What follows is a set of records; repeat all of them exactly.

### Material provided

= = =

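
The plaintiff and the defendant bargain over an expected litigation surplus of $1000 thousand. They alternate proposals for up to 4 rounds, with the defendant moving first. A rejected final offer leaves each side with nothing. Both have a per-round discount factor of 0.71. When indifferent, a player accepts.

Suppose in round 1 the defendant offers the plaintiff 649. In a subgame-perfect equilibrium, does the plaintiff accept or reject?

Accept

Round 4 (the plaintiff proposes): the defendant will accept anything ≥ 0, so the plaintiff offers 0 and keeps 1000.
Round 3 (the defendant proposes): the plaintiff can get 1000 next round, worth 0.71 × 1000 = 710 now. The defendant offers 710 and keeps 1000 − 710 = 290.
Round 2 (the plaintiff proposes): the defendant can get 290 next round, worth 0.71 × 290 = 205.9 now, so the plaintiff offers 205.9, keeping 794.1.
So by rejecting in round 1, the plaintiff gets 794.1 next round, worth 0.71 × 794.1 = 563.811 now.
Offer 649 ≥ 563.811, so the plaintiff accepts.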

= = =

### Output below
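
The plaintiff and the defendant bargain over an expected litigation surplus of $1000 thousand. They alternate proposals for up to 4 rounds, with the defendant moving first. A rejected final offer leaves each side with nothing. Both have a per-round discount factor of 0.71. When indifferent, a player accepts.

Suppose in round 1 the defendant offers the plaintiff 649. In a subgame-perfect equilibrium, does the plaintiff accept or reject?

Accept

Round 4 (the plaintiff proposes): the defendant will accept anything ≥ 0, so the plaintiff offers 0 and keeps 1000.
Round 3 (the defendant proposes): the plaintiff can get 1000 next round, worth 0.71 × 1000 = 710 now. The defendant offers 710 and keeps 1000 − 710 = 290.
Round 2 (the plaintiff proposes): the defendant can get 290 next round, worth 0.71 × 290 = 205.9 now, so the plaintiff offers 205.9, keeping 794.1.
So by rejecting in round 1, the plaintiff gets 794.1 next round, worth 0.71 × 794.1 = 563.811 now.
Offer 649 ≥ 563.811, so the plaintiff accepts.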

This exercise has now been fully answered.